The answer must consist solely of the lines from the one containing "Market demand is described by P = 287" to the end of the entries below, repeated exactly.
= Beginning of Section =
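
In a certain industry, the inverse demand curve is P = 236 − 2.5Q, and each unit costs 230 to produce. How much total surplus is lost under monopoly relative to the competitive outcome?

DWL = 1.8

Under competition P = MC = 230, so Q = (236 − 230)/2.5 = 2.4.
A monopolist chooses Q where MR = MC. MR = 236 − 5Q; setting this equal to 230 gives Q = 1.2 and P = 233.
DWL is the triangle between Q = 1.2 and Q = 2.4: ½·(2.4 − 1.2)·(233 − 230) = 1.8.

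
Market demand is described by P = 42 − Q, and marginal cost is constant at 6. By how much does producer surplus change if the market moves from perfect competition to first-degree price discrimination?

Under competition P = MC = 6, so Q = (42 − 6)/1 = 36.
PS = (6 − 6)·36 = 0.
With perfect price discrimination, output is the efficient level Q = 36 (where demand meets MC), but every buyer pays their willingness to pay: CS = 0 and PS = total surplus.
PS = ½·(42 − 6)·36 = 648.
Change in producer surplus: 648 − 0 = 648.

Producer surplus rises by 648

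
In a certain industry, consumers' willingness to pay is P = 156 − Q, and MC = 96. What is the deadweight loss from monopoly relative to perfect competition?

DWL = 450

Competitive firms price at marginal cost: P = 96, giving Q = 60.
Monopoly sets MR = MC: 156 − 2Q = 96 ⇒ Q = 30, P = 156 − 30 = 126.
DWL is the triangle between Q = 30 and Q = 60: ½·(60 − 30)·(126 − 96) = 450.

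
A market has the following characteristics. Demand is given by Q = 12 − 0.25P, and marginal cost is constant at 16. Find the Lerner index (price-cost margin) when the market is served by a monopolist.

Inverting demand: P = 48 − 4Q.
The monopolist equates marginal revenue to marginal cost: 48 − 8Q = 16, so Q = 4. From demand, P = 32.
Lerner index = (P − MC)/P = (32 − 16)/32 = 0.5.

Lerner index = 0.5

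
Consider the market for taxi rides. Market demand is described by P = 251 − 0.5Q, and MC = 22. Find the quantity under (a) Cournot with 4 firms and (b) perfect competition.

Cournot with 4 identical firms: the symmetric best-response condition is 251 − 2.5q = 22. Each firm produces q = 91.6, total output Q = 366.4, price P = 67.8.
Perfect competition: P = MC = 22, so 251 − 0.5Q = 22 and Q = 458.

Cournot: Q = 366.4; Competition: Q = 458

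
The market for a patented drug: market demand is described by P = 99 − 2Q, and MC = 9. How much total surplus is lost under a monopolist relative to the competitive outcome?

Perfect competition: P = MC = 9, so 99 − 2Q = 9 and Q = 45.
A monopolist chooses Q where MR = MC. MR = 99 − 4Q; setting this equal to 9 gives Q = 22.5 and P = 54.
DWL is the triangle between Q = 22.5 and Q = 45: ½·(45 − 22.5)·(54 − 9) = 506.25.

DWL = 506.25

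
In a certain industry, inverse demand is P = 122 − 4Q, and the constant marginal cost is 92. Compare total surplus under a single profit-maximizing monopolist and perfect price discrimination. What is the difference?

A monopolist chooses Q where MR = MC. MR = 122 − 8Q; setting this equal to 92 gives Q = 3.75 and P = 107.
CS = ½·(122 − 107)·3.75 = 28.125; PS = (107 − 92)·3.75 = 56.25; TS = 84.375.
With perfect price discrimination, output is the efficient level Q = 7.5 (where demand meets MC), but every buyer pays their willingness to pay: CS = 0 and PS = total surplus.
TS = 112.5 (equal to competitive TS).
Change in total surplus: 112.5 − 84.375 = 28.125.

Total surplus rises by 28.125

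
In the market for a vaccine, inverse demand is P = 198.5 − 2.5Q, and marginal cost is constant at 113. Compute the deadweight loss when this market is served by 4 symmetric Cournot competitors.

DWL = 58.482

Competitive firms price at marginal cost: P = 113, giving Q = 34.2.
In a 4-firm Cournot equilibrium, symmetry and the first-order condition give q = (198.5 − 113)/(12.5) = 6.84. So Q = 27.36 and P = 130.1.
DWL is the triangle between Q = 27.36 and Q = 34.2: ½·(34.2 − 27.36)·(130.1 − 113) = 58.482.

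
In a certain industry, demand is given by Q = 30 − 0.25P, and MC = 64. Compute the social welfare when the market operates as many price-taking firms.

Inverting demand: P = 120 − 4Q.
Perfect competition: P = MC = 64, so 120 − 4Q = 64 and Q = 14.
CS = ½·(120 − 64)·14 = 392; PS = (64 − 64)·14 = 0; TS = 392.

TS = 392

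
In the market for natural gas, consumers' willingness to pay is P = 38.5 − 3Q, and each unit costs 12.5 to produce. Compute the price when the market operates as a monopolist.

A monopolist chooses Q where MR = MC. MR = 38.5 − 6Q; setting this equal to 12.5 gives Q = 13/3 and P = 25.5.

P = 25.5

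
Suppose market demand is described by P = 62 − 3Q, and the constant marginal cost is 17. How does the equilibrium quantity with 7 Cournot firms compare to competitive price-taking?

Cournot: Q = 13.125; Competition: Q = 15

With 7 symmetric Cournot firms, each firm's FOC gives 62 − 24q = 17, so q = 1.875, Q = 7·1.875 = 13.125, and P = 22.625.
Perfect competition: P = MC = 17, so 62 − 3Q = 17 and Q = 15.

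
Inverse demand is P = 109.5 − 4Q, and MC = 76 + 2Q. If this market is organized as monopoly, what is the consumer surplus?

A monopolist chooses Q where MR = MC. MR = 109.5 − 8Q; setting this equal to 76 + 2Q gives Q = 3.35 and P = 96.1.
CS = ½·(109.5 − 96.1)·3.35 = 22.445.

CS = 22.445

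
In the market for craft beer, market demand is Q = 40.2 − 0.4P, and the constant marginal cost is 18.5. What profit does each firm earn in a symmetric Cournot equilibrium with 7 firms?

π_i = 42.025

Inverting demand: P = 100.5 − 2.5Q.
Cournot with 7 identical firms: the symmetric best-response condition is 100.5 − 20q = 18.5. Each firm produces q = 4.1, total output Q = 28.7, price P = 28.75.
Each firm's profit = (28.75 − 18.5)·4.1 = 42.025.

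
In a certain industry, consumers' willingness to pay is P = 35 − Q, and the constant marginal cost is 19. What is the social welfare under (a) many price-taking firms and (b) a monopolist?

Perfect competition: P = MC = 19, so 35 − Q = 19 and Q = 16.
CS = ½·(35 − 19)·16 = 128; PS = (19 − 19)·16 = 0; TS = 128.
Monopoly sets MR = MC: 35 − 2Q = 19 ⇒ Q = 8, P = 35 − 8 = 27.
CS = ½·(35 − 27)·8 = 32; PS = (27 − 19)·8 = 64; TS = 96.

Competition: TS = 128; Monopoly: TS = 96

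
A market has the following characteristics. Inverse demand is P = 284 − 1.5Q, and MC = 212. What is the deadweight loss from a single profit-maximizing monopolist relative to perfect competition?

DWL = 432

Perfect competition: P = MC = 212, so 284 − 1.5Q = 212 and Q = 48.
A monopolist chooses Q where MR = MC. MR = 284 − 3Q; setting this equal to 212 gives Q = 24 and P = 248.
DWL is the triangle between Q = 24 and Q = 48: ½·(48 − 24)·(248 − 212) = 432.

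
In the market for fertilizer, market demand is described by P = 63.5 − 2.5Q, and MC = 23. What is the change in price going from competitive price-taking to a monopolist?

Competitive firms price at marginal cost: P = 23, giving Q = 16.2.
The monopolist equates marginal revenue to marginal cost: 63.5 − 5Q = 23, so Q = 8.1. From demand, P = 43.25.
Change in price: 43.25 − 23 = 20.25.

Price rises by 20.25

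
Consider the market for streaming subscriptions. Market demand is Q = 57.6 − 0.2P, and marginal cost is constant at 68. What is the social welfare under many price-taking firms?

Inverting demand: P = 288 − 5Q.
Competitive firms price at marginal cost: P = 68, giving Q = 44.
CS = ½·(288 − 68)·44 = 4840; PS = (68 − 68)·44 = 0; TS = 4840.

TS = 4840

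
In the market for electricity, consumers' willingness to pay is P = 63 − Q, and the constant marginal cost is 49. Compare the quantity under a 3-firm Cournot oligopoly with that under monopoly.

Cournot: Q = 10.5; Monopoly: Q = 7

Cournot with 3 identical firms: the symmetric best-response condition is 63 − 4q = 49. Each firm produces q = 3.5, total output Q = 10.5, price P = 52.5.
A monopolist chooses Q where MR = MC. MR = 63 − 2Q; setting this equal to 49 gives Q = 7 and P = 56.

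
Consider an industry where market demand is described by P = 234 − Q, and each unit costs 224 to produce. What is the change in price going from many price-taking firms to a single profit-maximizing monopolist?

Under competition P = MC = 224, so Q = (234 − 224)/1 = 10.
Monopoly sets MR = MC: 234 − 2Q = 224 ⇒ Q = 5, P = 234 − 5 = 229.
Change in price: 229 − 224 = 5.

P rises by 5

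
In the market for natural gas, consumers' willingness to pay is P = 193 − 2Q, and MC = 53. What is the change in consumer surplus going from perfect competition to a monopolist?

Consumer surplus falls by 3675

Competitive firms price at marginal cost: P = 53, giving Q = 70.
CS = ½·(193 − 53)·70 = 4900.
The monopolist equates marginal revenue to marginal cost: 193 − 4Q = 53, so Q = 35. From demand, P = 123.
CS = ½·(193 − 123)·35 = 1225.
Change in consumer surplus: 1225 − 4900 = −3675.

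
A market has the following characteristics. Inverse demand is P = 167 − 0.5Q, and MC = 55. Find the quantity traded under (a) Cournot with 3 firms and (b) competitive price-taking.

Cournot: Q = 168; Competition: Q = 224

With 3 symmetric Cournot firms, each firm's FOC gives 167 − 2q = 55, so q = 56, Q = 3·56 = 168, and P = 83.
Perfect competition: P = MC = 55, so 167 − 0.5Q = 55 and Q = 224.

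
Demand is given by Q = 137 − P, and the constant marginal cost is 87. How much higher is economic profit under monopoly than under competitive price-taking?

Economic profit rises by 625

Inverting demand: P = 137 − Q.
Perfect competition: P = MC = 87, so 137 − Q = 87 and Q = 50.
Profit = (87 − 87)·50 = 0.
Monopoly sets MR = MC: 137 − 2Q = 87 ⇒ Q = 25, P = 137 − 25 = 112.
Profit = (112 − 87)·25 = 625.
Change in economic profit: 625 − 0 = 625.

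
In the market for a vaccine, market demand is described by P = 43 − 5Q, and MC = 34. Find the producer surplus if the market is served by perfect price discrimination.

A perfectly discriminating monopolist sells every unit with P(Q) ≥ MC(Q), so output equals the competitive quantity Q = 1.8. Each buyer pays their reservation price, so CS = 0 and the firm captures all surplus.
PS = ½·(43 − 34)·1.8 = 8.1.

PS = 8.1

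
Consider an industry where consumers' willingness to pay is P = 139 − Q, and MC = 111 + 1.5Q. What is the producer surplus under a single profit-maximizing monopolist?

The monopolist equates marginal revenue to marginal cost: 139 − 2Q = 111 + 1.5Q, so Q = 8. From demand, P = 131.
PS = P·Q − VC(Q) = 131·8 − (111·8 + ½·1.5·8²) = 112.

PS = 112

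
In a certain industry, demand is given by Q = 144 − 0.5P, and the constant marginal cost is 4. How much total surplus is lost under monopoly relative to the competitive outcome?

DWL = 5041

Inverting demand: P = 288 − 2Q.
Competitive firms price at marginal cost: P = 4, giving Q = 142.
A monopolist chooses Q where MR = MC. MR = 288 − 4Q; setting this equal to 4 gives Q = 71 and P = 146.
DWL is the triangle between Q = 71 and Q = 142: ½·(142 − 71)·(146 − 4) = 5041.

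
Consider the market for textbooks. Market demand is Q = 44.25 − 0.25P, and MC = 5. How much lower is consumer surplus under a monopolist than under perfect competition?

Inverting demand: P = 177 − 4Q.
Competitive firms price at marginal cost: P = 5, giving Q = 43.
CS = ½·(177 − 5)·43 = 3698.
A monopolist chooses Q where MR = MC. MR = 177 − 8Q; setting this equal to 5 gives Q = 21.5 and P = 91.
CS = ½·(177 − 91)·21.5 = 924.5.
Change in consumer surplus: 924.5 − 3698 = −2773.5.

CS falls by 2773.5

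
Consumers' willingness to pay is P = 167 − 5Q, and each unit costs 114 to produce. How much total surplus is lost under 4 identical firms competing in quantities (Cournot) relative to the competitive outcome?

Competitive firms price at marginal cost: P = 114, giving Q = 10.6.
In a 4-firm Cournot equilibrium, symmetry and the first-order condition give q = (167 − 114)/(25) = 2.12. So Q = 8.48 and P = 124.6.
DWL is the triangle between Q = 8.48 and Q = 10.6: ½·(10.6 − 8.48)·(124.6 − 114) = 11.236.

DWL = 11.236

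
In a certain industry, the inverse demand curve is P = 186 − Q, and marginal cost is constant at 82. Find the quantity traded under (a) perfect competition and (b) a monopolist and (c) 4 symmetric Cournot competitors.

Competition: Q = 104; Monopoly: Q = 52; Cournot: Q = 83.2

Under competition P = MC = 82, so Q = (186 − 82)/1 = 104.
Monopoly sets MR = MC: 186 − 2Q = 82 ⇒ Q = 52, P = 186 − 52 = 134.
Cournot with 4 identical firms: the symmetric best-response condition is 186 − 5q = 82. Each firm produces q = 20.8, total output Q = 83.2, price P = 102.8.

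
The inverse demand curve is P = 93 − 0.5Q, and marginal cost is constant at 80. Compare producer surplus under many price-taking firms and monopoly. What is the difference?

Competitive firms price at marginal cost: P = 80, giving Q = 26.
PS = (80 − 80)·26 = 0.
A monopolist chooses Q where MR = MC. MR = 93 − Q; setting this equal to 80 gives Q = 13 and P = 86.5.
PS = (86.5 − 80)·13 = 84.5.
Change in producer surplus: 84.5 − 0 = 84.5.

Producer surplus rises by 84.5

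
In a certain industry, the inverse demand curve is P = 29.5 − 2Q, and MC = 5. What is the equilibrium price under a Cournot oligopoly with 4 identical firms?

P = 9.9

Cournot with 4 identical firms: the symmetric best-response condition is 29.5 − 10q = 5. Each firm produces q = 2.45, total output Q = 9.8, price P = 9.9.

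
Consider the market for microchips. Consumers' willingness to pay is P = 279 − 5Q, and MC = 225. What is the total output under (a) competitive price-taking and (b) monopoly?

Competition: Q = 10.8; Monopoly: Q = 5.4

Perfect competition: P = MC = 225, so 279 − 5Q = 225 and Q = 10.8.
Monopoly sets MR = MC: 279 − 10Q = 225 ⇒ Q = 5.4, P = 279 − 5·5.4 = 252.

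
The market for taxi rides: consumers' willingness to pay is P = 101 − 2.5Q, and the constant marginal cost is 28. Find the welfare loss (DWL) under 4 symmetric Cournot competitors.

Under competition P = MC = 28, so Q = (101 − 28)/2.5 = 29.2.
In a 4-firm Cournot equilibrium, symmetry and the first-order condition give q = (101 − 28)/(12.5) = 5.84. So Q = 23.36 and P = 42.6.
DWL is the triangle between Q = 23.36 and Q = 29.2: ½·(29.2 − 23.36)·(42.6 − 28) = 42.632.

DWL = 42.632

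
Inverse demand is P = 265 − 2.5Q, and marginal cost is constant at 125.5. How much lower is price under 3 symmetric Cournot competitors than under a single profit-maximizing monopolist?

The monopolist equates marginal revenue to marginal cost: 265 − 5Q = 125.5, so Q = 27.9. From demand, P = 195.25.
With 3 symmetric Cournot firms, each firm's FOC gives 265 − 10q = 125.5, so q = 13.95, Q = 3·13.95 = 41.85, and P = 160.375.
Change in price: 160.375 − 195.25 = −34.875.

Price falls by 34.875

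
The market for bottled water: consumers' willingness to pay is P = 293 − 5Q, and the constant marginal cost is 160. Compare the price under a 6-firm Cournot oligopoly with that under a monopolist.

With 6 symmetric Cournot firms, each firm's FOC gives 293 − 35q = 160, so q = 3.8, Q = 6·3.8 = 22.8, and P = 179.
A monopolist chooses Q where MR = MC. MR = 293 − 10Q; setting this equal to 160 gives Q = 13.3 and P = 226.5.

Cournot: P = 179; Monopoly: P = 226.5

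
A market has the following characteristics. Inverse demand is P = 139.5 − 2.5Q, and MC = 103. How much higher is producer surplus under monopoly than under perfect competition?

Producer surplus rises by 133.225

Perfect competition: P = MC = 103, so 139.5 − 2.5Q = 103 and Q = 14.6.
PS = (103 − 103)·14.6 = 0.
The monopolist equates marginal revenue to marginal cost: 139.5 − 5Q = 103, so Q = 7.3. From demand, P = 121.25.
PS = (121.25 − 103)·7.3 = 133.225.
Change in producer surplus: 133.225 − 0 = 133.225.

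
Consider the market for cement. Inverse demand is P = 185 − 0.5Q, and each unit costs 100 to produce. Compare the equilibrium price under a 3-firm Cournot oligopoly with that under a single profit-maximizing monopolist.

Cournot: P = 121.25; Monopoly: P = 142.5

With 3 symmetric Cournot firms, each firm's FOC gives 185 − 2q = 100, so q = 42.5, Q = 3·42.5 = 127.5, and P = 121.25.
The monopolist equates marginal revenue to marginal cost: 185 − Q = 100, so Q = 85. From demand, P = 142.5.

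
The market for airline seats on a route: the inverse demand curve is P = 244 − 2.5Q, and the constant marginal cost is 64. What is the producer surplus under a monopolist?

PS = 3240

The monopolist equates marginal revenue to marginal cost: 244 − 5Q = 64, so Q = 36. From demand, P = 154.
PS = (154 − 64)·36 = 3240.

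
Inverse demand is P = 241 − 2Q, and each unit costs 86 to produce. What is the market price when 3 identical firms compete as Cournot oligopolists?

P = 124.75

With 3 symmetric Cournot firms, each firm's FOC gives 241 − 8q = 86, so q = 19.375, Q = 3·19.375 = 58.125, and P = 124.75.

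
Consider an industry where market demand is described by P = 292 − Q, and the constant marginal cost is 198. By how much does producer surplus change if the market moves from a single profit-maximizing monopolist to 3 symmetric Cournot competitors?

Monopoly sets MR = MC: 292 − 2Q = 198 ⇒ Q = 47, P = 292 − 47 = 245.
PS = (245 − 198)·47 = 2209.
In a 3-firm Cournot equilibrium, symmetry and the first-order condition give q = (292 − 198)/(4) = 23.5. So Q = 70.5 and P = 221.5.
PS = (221.5 − 198)·70.5 = 1656.75.
Change in producer surplus: 1656.75 − 2209 = −552.25.

PS falls by 552.25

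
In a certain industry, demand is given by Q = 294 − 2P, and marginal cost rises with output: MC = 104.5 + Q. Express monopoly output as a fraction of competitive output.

Q_m/Q_c = 0.75

Inverting demand: P = 147 − 0.5Q.
Monopoly sets MR = MC: 147 − Q = 104.5 + Q ⇒ Q = 21.25, P = 147 − 0.5·21.25 = 136.375.
Under competition P = MC: 147 − 0.5Q = 104.5 + Q ⇒ Q = 85/3, P = 797/6.
Ratio Q_m/Q_c = 21.25/(85/3) = 0.75.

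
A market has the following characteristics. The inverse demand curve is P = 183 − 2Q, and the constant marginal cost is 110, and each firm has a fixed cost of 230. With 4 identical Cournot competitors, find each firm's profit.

π_i = −123.42

With 4 symmetric Cournot firms, each firm's FOC gives 183 − 10q = 110, so q = 7.3, Q = 4·7.3 = 29.2, and P = 124.6.
Each firm's profit = (124.6 − 110)·7.3 − 230 = −123.42.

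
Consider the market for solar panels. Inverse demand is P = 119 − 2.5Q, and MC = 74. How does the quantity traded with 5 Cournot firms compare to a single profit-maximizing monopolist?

Cournot with 5 identical firms: the symmetric best-response condition is 119 − 15q = 74. Each firm produces q = 3, total output Q = 15, price P = 81.5.
Monopoly sets MR = MC: 119 − 5Q = 74 ⇒ Q = 9, P = 119 − 2.5·9 = 96.5.

Cournot: Q = 15; Monopoly: Q = 9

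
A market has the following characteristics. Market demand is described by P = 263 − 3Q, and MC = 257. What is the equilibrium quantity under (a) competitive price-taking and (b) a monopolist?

Competition: Q = 2; Monopoly: Q = 1

Perfect competition: P = MC = 257, so 263 − 3Q = 257 and Q = 2.
A monopolist chooses Q where MR = MC. MR = 263 − 6Q; setting this equal to 257 gives Q = 1 and P = 260.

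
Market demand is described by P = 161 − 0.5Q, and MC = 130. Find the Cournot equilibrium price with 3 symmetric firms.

With 3 symmetric Cournot firms, each firm's FOC gives 161 − 2q = 130, so q = 15.5, Q = 3·15.5 = 46.5, and P = 137.75.

P = 137.75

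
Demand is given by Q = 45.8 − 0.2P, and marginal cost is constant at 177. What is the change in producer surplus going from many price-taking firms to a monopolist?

Inverting demand: P = 229 − 5Q.
Perfect competition: P = MC = 177, so 229 − 5Q = 177 and Q = 10.4.
PS = (177 − 177)·10.4 = 0.
Monopoly sets MR = MC: 229 − 10Q = 177 ⇒ Q = 5.2, P = 229 − 5·5.2 = 203.
PS = (203 − 177)·5.2 = 135.2.
Change in producer surplus: 135.2 − 0 = 135.2.

Producer surplus rises by 135.2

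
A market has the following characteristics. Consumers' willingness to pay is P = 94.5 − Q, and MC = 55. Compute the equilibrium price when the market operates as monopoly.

P = 74.75

A monopolist chooses Q where MR = MC. MR = 94.5 − 2Q; setting this equal to 55 gives Q = 19.75 and P = 74.75.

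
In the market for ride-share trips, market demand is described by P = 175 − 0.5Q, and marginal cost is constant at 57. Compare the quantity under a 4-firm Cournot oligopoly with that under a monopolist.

Cournot: Q = 188.8; Monopoly: Q = 118

With 4 symmetric Cournot firms, each firm's FOC gives 175 − 2.5q = 57, so q = 47.2, Q = 4·47.2 = 188.8, and P = 80.6.
Monopoly sets MR = MC: 175 − Q = 57 ⇒ Q = 118, P = 175 − 0.5·118 = 116.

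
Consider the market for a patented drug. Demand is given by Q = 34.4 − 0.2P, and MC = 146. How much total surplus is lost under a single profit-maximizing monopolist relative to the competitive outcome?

Inverting demand: P = 172 − 5Q.
Under competition P = MC = 146, so Q = (172 − 146)/5 = 5.2.
Monopoly sets MR = MC: 172 − 10Q = 146 ⇒ Q = 2.6, P = 172 − 5·2.6 = 159.
DWL is the triangle between Q = 2.6 and Q = 5.2: ½·(5.2 − 2.6)·(159 − 146) = 16.9.

DWL = 16.9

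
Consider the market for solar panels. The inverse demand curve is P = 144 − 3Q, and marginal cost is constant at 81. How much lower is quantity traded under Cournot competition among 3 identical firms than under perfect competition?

Quantity traded falls by 5.25

Under competition P = MC = 81, so Q = (144 − 81)/3 = 21.
Cournot with 3 identical firms: the symmetric best-response condition is 144 − 12q = 81. Each firm produces q = 5.25, total output Q = 15.75, price P = 96.75.
Change in quantity traded: 15.75 − 21 = −5.25.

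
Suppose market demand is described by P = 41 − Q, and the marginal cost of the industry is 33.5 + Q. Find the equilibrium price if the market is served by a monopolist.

P = 38.5

A monopolist chooses Q where MR = MC. MR = 41 − 2Q; setting this equal to 33.5 + Q gives Q = 2.5 and P = 38.5.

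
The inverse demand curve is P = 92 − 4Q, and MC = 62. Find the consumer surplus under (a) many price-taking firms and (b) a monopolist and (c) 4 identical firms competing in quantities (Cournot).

Competition: CS = 112.5; Monopoly: CS = 28.125; Cournot: CS = 72

Perfect competition: P = MC = 62, so 92 − 4Q = 62 and Q = 7.5.
CS = ½·(92 − 62)·7.5 = 112.5.
The monopolist equates marginal revenue to marginal cost: 92 − 8Q = 62, so Q = 3.75. From demand, P = 77.
CS = ½·(92 − 77)·3.75 = 28.125.
Cournot with 4 identical firms: the symmetric best-response condition is 92 − 20q = 62. Each firm produces q = 1.5, total output Q = 6, price P = 68.
CS = ½·(92 − 68)·6 = 72.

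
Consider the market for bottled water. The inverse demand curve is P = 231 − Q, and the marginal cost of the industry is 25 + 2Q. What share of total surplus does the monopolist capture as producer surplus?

The monopolist equates marginal revenue to marginal cost: 231 − 2Q = 25 + 2Q, so Q = 51.5. From demand, P = 179.5.
CS = ½·(231 − 179.5)·51.5 = 1326.125.
PS = P·Q − VC(Q) = 179.5·51.5 − (25·51.5 + ½·2·51.5²) = 5304.5.
Share captured = PS/TS = 5304.5/6630.625 = 0.8.

PS/TS = 0.8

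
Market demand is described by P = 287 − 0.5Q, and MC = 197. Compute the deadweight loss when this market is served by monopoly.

Competitive firms price at marginal cost: P = 197, giving Q = 180.
The monopolist equates marginal revenue to marginal cost: 287 − Q = 197, so Q = 90. From demand, P = 242.
DWL is the triangle between Q = 90 and Q = 180: ½·(180 − 90)·(242 − 197) = 2025.

DWL = 2025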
= End of Section =
**The answer**:
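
Market demand is described by P = 287 − 0.5Q, and MC = 197. Compute the deadweight loss when this market is served by monopoly.

Competitive firms price at marginal cost: P = 197, giving Q = 180.
The monopolist equates marginal revenue to marginal cost: 287 − Q = 197, so Q = 90. From demand, P = 242.
DWL is the triangle between Q = 90 and Q = 180: ½·(180 − 90)·(242 − 197) = 2025.

DWL = 2025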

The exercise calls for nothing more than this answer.